§ REQUIREMENT: Please write out every line of the material exactly.

§ RECORDS PROVIDED:
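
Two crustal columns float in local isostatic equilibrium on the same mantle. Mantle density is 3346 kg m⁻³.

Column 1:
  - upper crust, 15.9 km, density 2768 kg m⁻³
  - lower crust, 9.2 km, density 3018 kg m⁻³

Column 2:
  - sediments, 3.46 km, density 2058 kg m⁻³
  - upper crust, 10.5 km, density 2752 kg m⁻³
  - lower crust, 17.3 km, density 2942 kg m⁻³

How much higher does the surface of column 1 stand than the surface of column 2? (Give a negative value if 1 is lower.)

−1.64 km

For any compensation level in the mantle, the mantle terms cancel and isostasy reduces to e = (Σt_1 − Σt_2) − (Σ(ρt)_1 − Σ(ρt)_2) / ρ_m.
Σt_1 = 25.1 km; Σt_2 = 31.26 km; Σ(ρt)_1 = 71776.8; Σ(ρt)_2 = 86913.28 (in km·kg m⁻³).
e = (25.1 − 31.26) − (71776.8 − 86913.28) / 3346 = −1.64 km.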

§ RESULT FOR THIS TASK:
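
Two crustal columns float in local isostatic equilibrium on the same mantle. Mantle density is 3346 kg m⁻³.

Column 1:
  - upper crust, 15.9 km, density 2768 kg m⁻³
  - lower crust, 9.2 km, density 3018 kg m⁻³

Column 2:
  - sediments, 3.46 km, density 2058 kg m⁻³
  - upper crust, 10.5 km, density 2752 kg m⁻³
  - lower crust, 17.3 km, density 2942 kg m⁻³

How much higher does the surface of column 1 stand than the surface of column 2? (Give a negative value if 1 is lower.)

−1.64 km

For any compensation level in the mantle, the mantle terms cancel and isostasy reduces to e = (Σt_1 − Σt_2) − (Σ(ρt)_1 − Σ(ρt)_2) / ρ_m.
Σt_1 = 25.1 km; Σt_2 = 31.26 km; Σ(ρt)_1 = 71776.8; Σ(ρt)_2 = 86913.28 (in km·kg m⁻³).
e = (25.1 − 31.26) − (71776.8 − 86913.28) / 3346 = −1.64 km.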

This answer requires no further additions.